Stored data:

________________________________________

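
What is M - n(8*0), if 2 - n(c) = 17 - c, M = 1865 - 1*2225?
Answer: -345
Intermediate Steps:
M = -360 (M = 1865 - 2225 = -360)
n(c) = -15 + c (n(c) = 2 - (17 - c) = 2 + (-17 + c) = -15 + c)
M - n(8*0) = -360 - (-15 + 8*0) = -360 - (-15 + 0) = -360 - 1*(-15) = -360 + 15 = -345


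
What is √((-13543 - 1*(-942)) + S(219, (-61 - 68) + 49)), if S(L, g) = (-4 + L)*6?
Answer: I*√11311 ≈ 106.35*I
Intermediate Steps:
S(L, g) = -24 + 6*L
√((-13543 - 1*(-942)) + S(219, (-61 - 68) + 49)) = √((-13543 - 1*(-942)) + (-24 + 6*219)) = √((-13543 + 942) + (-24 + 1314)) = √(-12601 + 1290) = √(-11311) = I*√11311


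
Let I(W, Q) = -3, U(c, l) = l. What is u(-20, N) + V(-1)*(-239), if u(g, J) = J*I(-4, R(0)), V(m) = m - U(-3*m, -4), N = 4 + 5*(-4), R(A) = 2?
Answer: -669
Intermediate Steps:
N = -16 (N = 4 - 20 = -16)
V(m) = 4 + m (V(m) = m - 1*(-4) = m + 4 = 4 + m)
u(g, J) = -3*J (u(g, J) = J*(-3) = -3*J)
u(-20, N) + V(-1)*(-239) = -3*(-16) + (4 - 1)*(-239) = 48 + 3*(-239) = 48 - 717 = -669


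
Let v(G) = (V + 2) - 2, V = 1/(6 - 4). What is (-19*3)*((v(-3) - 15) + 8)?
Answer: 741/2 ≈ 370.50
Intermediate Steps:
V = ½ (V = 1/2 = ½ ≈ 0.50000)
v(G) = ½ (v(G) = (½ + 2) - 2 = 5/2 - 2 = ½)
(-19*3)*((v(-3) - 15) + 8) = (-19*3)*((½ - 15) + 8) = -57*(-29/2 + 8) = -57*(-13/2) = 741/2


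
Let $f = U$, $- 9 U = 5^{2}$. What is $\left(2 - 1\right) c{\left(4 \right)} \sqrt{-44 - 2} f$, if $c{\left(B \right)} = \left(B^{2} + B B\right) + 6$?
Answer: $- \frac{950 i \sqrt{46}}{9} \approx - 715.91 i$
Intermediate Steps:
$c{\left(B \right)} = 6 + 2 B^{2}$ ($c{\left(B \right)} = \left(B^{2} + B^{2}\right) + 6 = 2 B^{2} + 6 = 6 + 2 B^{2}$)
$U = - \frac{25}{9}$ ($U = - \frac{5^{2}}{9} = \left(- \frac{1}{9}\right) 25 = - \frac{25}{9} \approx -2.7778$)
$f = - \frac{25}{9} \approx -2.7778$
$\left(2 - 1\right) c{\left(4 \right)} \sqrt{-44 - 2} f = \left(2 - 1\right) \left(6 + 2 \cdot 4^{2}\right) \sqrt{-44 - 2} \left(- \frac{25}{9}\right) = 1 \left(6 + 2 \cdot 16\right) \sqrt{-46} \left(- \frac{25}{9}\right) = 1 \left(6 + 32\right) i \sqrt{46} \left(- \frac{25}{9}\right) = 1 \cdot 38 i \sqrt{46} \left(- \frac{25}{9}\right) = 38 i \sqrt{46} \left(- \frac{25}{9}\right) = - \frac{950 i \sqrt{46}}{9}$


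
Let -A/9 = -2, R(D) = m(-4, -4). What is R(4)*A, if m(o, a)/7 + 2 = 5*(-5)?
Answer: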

________________________________________

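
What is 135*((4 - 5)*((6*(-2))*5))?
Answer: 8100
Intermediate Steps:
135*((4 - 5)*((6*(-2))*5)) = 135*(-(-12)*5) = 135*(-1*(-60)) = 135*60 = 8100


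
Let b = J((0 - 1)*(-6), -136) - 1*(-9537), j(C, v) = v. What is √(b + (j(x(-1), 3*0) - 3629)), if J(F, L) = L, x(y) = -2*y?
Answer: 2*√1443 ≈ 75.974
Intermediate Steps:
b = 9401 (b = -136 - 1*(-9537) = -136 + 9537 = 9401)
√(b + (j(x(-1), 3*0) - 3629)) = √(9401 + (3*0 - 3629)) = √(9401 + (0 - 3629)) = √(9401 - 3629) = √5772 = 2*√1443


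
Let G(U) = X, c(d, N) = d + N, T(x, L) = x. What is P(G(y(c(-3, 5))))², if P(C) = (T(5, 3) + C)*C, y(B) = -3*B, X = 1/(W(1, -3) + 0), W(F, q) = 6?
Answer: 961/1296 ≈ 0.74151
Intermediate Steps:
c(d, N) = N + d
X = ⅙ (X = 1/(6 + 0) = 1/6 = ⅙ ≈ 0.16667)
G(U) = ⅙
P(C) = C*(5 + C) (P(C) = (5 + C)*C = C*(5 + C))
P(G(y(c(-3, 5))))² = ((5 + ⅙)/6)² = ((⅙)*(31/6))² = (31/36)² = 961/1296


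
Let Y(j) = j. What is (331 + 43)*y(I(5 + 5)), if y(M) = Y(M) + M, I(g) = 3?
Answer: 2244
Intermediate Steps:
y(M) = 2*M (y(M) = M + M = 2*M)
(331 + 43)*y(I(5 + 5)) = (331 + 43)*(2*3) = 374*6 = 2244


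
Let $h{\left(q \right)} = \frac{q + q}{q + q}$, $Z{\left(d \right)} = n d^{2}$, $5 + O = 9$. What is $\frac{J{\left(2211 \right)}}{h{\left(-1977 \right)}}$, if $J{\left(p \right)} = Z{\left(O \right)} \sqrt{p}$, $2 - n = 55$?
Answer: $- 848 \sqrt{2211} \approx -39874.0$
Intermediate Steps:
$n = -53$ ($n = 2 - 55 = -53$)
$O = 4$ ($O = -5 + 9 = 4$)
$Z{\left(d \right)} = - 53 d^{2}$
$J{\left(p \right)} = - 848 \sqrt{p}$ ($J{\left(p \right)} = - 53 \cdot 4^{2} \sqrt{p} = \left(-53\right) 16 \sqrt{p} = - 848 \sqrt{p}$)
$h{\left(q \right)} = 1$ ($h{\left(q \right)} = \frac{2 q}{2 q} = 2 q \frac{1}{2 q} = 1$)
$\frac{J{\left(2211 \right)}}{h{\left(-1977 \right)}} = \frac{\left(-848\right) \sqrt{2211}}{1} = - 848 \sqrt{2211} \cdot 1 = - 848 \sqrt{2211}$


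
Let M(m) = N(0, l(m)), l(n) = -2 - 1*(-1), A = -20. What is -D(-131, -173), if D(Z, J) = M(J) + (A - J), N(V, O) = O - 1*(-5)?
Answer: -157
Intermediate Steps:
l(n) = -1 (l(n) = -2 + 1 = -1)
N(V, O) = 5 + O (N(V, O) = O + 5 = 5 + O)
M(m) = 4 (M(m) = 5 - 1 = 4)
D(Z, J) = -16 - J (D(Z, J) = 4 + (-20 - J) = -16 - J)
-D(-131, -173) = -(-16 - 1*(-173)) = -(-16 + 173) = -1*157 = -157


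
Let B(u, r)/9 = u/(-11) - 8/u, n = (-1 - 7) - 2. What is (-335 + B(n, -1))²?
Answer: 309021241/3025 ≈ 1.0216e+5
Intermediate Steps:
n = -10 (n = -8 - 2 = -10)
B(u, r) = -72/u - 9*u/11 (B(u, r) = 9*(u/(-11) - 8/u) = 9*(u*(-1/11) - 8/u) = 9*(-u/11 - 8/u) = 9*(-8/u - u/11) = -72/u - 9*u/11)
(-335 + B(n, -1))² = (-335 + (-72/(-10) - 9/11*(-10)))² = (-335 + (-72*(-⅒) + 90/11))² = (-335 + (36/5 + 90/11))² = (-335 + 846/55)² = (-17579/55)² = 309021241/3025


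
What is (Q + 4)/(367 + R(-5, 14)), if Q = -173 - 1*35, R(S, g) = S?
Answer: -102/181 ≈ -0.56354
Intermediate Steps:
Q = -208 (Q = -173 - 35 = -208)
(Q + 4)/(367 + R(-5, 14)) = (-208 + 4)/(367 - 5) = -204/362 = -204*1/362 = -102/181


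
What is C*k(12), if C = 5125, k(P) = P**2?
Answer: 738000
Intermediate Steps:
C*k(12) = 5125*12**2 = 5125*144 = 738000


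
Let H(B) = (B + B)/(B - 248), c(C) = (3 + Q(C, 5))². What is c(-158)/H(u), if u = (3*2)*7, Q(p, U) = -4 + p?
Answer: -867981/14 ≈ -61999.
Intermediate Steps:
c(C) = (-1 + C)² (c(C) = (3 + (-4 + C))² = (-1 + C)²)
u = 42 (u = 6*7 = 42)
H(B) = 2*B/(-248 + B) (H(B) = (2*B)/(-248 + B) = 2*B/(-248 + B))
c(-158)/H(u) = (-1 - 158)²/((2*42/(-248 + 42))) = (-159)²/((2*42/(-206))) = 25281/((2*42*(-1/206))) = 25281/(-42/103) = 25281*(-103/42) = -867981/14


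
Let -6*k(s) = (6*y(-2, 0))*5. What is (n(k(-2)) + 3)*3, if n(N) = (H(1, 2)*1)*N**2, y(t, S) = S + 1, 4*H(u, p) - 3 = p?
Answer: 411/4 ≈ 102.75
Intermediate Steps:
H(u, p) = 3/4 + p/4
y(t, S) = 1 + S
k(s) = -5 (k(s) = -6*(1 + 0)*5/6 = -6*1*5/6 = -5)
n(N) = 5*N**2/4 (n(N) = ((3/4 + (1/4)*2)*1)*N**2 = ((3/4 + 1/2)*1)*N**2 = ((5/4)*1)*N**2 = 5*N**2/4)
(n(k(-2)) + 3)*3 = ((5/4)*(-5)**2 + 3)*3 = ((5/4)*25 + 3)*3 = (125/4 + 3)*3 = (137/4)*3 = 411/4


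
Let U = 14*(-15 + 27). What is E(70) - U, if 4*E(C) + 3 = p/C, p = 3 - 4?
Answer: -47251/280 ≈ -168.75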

________________________________________

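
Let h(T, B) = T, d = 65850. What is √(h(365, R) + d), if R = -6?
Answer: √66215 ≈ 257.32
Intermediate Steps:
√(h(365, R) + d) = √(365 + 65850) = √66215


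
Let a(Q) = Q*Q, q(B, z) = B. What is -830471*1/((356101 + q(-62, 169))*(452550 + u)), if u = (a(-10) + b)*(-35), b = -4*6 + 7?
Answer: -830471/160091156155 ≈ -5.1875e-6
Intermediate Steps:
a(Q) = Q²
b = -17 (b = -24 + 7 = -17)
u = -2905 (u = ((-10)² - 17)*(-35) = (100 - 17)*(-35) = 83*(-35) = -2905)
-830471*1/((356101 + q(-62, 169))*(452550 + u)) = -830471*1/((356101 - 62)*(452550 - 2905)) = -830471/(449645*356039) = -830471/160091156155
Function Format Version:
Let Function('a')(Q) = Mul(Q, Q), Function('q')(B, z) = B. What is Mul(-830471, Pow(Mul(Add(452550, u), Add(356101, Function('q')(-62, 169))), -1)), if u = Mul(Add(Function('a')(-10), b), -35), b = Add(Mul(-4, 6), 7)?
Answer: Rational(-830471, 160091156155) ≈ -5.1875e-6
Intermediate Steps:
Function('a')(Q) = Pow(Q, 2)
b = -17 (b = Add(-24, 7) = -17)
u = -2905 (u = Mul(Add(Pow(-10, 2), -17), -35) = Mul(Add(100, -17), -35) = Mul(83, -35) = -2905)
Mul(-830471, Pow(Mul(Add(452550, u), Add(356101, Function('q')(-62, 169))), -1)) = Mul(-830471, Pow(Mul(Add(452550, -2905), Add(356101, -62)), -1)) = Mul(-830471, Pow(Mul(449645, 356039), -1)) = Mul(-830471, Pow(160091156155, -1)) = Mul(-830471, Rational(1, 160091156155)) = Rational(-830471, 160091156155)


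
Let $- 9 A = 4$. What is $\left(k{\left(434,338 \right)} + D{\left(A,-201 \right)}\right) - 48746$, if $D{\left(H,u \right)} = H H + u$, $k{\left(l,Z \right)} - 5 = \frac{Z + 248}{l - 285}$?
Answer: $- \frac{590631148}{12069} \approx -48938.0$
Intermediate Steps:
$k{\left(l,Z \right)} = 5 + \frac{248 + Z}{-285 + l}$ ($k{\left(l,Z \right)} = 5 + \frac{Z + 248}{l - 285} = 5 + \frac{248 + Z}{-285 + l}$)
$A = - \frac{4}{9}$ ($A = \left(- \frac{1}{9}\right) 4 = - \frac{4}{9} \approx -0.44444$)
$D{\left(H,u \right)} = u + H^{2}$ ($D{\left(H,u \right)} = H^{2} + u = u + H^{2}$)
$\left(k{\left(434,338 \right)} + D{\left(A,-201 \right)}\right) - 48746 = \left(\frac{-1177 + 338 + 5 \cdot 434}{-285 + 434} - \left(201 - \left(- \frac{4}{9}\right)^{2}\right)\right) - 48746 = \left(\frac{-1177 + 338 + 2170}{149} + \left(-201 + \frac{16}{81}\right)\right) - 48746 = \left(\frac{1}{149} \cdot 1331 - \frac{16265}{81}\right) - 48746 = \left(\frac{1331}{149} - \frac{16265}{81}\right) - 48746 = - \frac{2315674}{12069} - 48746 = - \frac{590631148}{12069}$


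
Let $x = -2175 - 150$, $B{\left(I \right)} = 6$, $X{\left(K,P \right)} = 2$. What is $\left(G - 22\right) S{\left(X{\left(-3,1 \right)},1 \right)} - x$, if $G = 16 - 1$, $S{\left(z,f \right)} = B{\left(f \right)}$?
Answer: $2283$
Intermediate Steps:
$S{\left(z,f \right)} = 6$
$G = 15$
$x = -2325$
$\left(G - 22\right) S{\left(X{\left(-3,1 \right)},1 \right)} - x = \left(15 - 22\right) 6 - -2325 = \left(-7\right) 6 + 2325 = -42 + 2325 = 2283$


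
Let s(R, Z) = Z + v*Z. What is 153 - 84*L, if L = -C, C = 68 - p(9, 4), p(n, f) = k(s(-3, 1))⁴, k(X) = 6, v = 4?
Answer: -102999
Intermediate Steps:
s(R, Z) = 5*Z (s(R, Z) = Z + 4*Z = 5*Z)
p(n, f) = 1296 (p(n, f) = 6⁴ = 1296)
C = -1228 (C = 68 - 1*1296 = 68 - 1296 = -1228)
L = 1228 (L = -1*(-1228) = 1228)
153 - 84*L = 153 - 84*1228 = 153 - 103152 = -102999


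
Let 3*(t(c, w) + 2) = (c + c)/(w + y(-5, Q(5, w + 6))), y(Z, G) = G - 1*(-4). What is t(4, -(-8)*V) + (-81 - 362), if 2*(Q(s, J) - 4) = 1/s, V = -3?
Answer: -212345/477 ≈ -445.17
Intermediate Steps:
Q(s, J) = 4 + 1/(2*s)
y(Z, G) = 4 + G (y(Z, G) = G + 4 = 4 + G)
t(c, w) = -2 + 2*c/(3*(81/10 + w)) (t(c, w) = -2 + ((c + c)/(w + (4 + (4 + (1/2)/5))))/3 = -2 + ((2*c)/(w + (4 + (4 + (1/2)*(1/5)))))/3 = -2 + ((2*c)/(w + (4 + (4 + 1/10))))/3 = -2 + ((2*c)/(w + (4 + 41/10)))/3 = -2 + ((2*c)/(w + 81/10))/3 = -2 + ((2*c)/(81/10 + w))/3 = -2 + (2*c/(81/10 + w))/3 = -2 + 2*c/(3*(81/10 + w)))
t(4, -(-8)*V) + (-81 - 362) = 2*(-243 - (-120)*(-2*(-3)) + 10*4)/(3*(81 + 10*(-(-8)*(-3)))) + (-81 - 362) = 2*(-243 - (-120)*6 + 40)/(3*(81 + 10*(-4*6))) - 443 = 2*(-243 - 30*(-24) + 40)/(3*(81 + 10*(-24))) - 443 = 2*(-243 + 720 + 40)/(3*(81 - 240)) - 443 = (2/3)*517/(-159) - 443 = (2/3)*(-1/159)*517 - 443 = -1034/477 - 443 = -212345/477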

________________________________________

▶ HOW TO COMPLETE THIS TASK: Beginning at the line with "What is M - n(8*0), if" and ending at the line with "Answer: -669", reproduce each line of the data above exactly, and add no other lines.

▶ WRITTEN REPLY:
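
What is M - n(8*0), if 2 - n(c) = 17 - c, M = 1865 - 1*2225?
Answer: -345
Intermediate Steps:
M = -360 (M = 1865 - 2225 = -360)
n(c) = -15 + c (n(c) = 2 - (17 - c) = 2 + (-17 + c) = -15 + c)
M - n(8*0) = -360 - (-15 + 8*0) = -360 - (-15 + 0) = -360 - 1*(-15) = -360 + 15 = -345


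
What is √((-13543 - 1*(-942)) + S(219, (-61 - 68) + 49)), if S(L, g) = (-4 + L)*6?
Answer: I*√11311 ≈ 106.35*I
Intermediate Steps:
S(L, g) = -24 + 6*L
√((-13543 - 1*(-942)) + S(219, (-61 - 68) + 49)) = √((-13543 - 1*(-942)) + (-24 + 6*219)) = √((-13543 + 942) + (-24 + 1314)) = √(-12601 + 1290) = √(-11311) = I*√11311


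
Let I(W, Q) = -3, U(c, l) = l. What is u(-20, N) + V(-1)*(-239), if u(g, J) = J*I(-4, R(0)), V(m) = m - U(-3*m, -4), N = 4 + 5*(-4), R(A) = 2?
Answer: -669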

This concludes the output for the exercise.